Exercise in exact copying. Transcribe every entry that follows, word for word.
----------
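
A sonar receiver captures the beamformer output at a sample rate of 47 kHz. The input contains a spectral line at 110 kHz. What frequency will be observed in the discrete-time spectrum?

16 kHz

110 kHz mod fs = 16 kHz.
16 kHz ≤ fs/2 = 23.5 kHz, appears at 16 kHz.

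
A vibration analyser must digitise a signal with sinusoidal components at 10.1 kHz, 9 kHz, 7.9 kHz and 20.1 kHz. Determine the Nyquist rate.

40.2 kHz

Highest-frequency component: 20.1 kHz.
Nyquist rate = 2 × 20.1 kHz = 40.2 kHz.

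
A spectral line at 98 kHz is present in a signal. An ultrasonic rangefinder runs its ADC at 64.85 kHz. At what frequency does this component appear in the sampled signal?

98 kHz mod fs = 33.15 kHz.
33.15 kHz > fs/2 = 32.425 kHz, folds to fs − 33.15 kHz = 31.7 kHz.

31.7 kHz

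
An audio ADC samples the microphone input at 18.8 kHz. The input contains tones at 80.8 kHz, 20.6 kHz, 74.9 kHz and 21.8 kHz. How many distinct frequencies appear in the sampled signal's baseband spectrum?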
----------
COMPLETED EXERCISE:
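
A sonar receiver captures the beamformer output at a sample rate of 47 kHz. The input contains a spectral line at 110 kHz. What frequency will be observed in the discrete-time spectrum?

16 kHz

110 kHz mod fs = 16 kHz.
16 kHz ≤ fs/2 = 23.5 kHz, appears at 16 kHz.

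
A vibration analyser must digitise a signal with sinusoidal components at 10.1 kHz, 9 kHz, 7.9 kHz and 20.1 kHz. Determine the Nyquist rate.

40.2 kHz

Highest-frequency component: 20.1 kHz.
Nyquist rate = 2 × 20.1 kHz = 40.2 kHz.

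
A spectral line at 98 kHz is present in a signal. An ultrasonic rangefinder runs its ADC at 64.85 kHz. At what frequency does this component appear in the sampled signal?

98 kHz mod fs = 33.15 kHz.
33.15 kHz > fs/2 = 32.425 kHz, folds to fs − 33.15 kHz = 31.7 kHz.

31.7 kHz

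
An audio ADC samples the microphone input at 18.8 kHz. The input contains tones at 80.8 kHz, 20.6 kHz, 74.9 kHz and 21.8 kHz. How many distinct frequencies appear in the sampled signal's baseband spectrum?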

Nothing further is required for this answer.